__Problem description__
Please take the lines from the one holding "A population of" through the one holding "35–54: Nₕ = 3007, nₕ" in the data below and copy them exactly.

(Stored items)
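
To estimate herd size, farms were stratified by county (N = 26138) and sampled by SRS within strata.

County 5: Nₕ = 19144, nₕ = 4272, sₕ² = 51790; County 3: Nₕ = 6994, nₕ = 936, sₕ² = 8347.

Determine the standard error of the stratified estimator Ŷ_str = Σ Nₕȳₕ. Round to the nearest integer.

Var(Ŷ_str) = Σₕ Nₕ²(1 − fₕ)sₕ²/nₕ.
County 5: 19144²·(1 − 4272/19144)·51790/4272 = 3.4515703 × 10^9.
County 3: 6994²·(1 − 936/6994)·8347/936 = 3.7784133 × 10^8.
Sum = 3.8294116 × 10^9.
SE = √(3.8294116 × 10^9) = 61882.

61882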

--

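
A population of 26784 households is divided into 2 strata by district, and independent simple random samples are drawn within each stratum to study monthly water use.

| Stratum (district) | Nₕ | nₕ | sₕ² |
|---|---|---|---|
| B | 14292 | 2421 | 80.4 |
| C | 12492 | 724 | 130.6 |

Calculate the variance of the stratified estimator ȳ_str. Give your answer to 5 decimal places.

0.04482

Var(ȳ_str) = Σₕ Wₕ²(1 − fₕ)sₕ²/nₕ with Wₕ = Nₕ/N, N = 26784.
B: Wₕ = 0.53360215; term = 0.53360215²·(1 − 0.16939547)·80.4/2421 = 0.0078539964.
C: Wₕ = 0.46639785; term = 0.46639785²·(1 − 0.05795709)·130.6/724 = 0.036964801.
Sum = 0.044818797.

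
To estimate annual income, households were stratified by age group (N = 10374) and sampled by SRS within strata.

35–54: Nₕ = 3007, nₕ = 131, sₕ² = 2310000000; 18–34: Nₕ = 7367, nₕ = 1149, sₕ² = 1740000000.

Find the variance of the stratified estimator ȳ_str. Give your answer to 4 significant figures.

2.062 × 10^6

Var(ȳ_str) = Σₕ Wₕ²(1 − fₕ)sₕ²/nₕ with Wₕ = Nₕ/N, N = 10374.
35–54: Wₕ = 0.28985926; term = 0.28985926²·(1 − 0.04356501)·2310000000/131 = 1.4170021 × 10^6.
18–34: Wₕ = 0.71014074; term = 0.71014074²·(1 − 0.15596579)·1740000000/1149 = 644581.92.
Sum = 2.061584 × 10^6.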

__Answer to the problem__
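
A population of 26784 households is divided into 2 strata by district, and independent simple random samples are drawn within each stratum to study monthly water use.

| Stratum (district) | Nₕ | nₕ | sₕ² |
|---|---|---|---|
| B | 14292 | 2421 | 80.4 |
| C | 12492 | 724 | 130.6 |

Calculate the variance of the stratified estimator ȳ_str. Give your answer to 5 decimal places.

0.04482

Var(ȳ_str) = Σₕ Wₕ²(1 − fₕ)sₕ²/nₕ with Wₕ = Nₕ/N, N = 26784.
B: Wₕ = 0.53360215; term = 0.53360215²·(1 − 0.16939547)·80.4/2421 = 0.0078539964.
C: Wₕ = 0.46639785; term = 0.46639785²·(1 − 0.05795709)·130.6/724 = 0.036964801.
Sum = 0.044818797.

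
To estimate annual income, households were stratified by age group (N = 10374) and sampled by SRS within strata.

35–54: Nₕ = 3007, nₕ = 131, sₕ² = 2310000000; 18–34: Nₕ = 7367, nₕ = 1149, sₕ² = 1740000000.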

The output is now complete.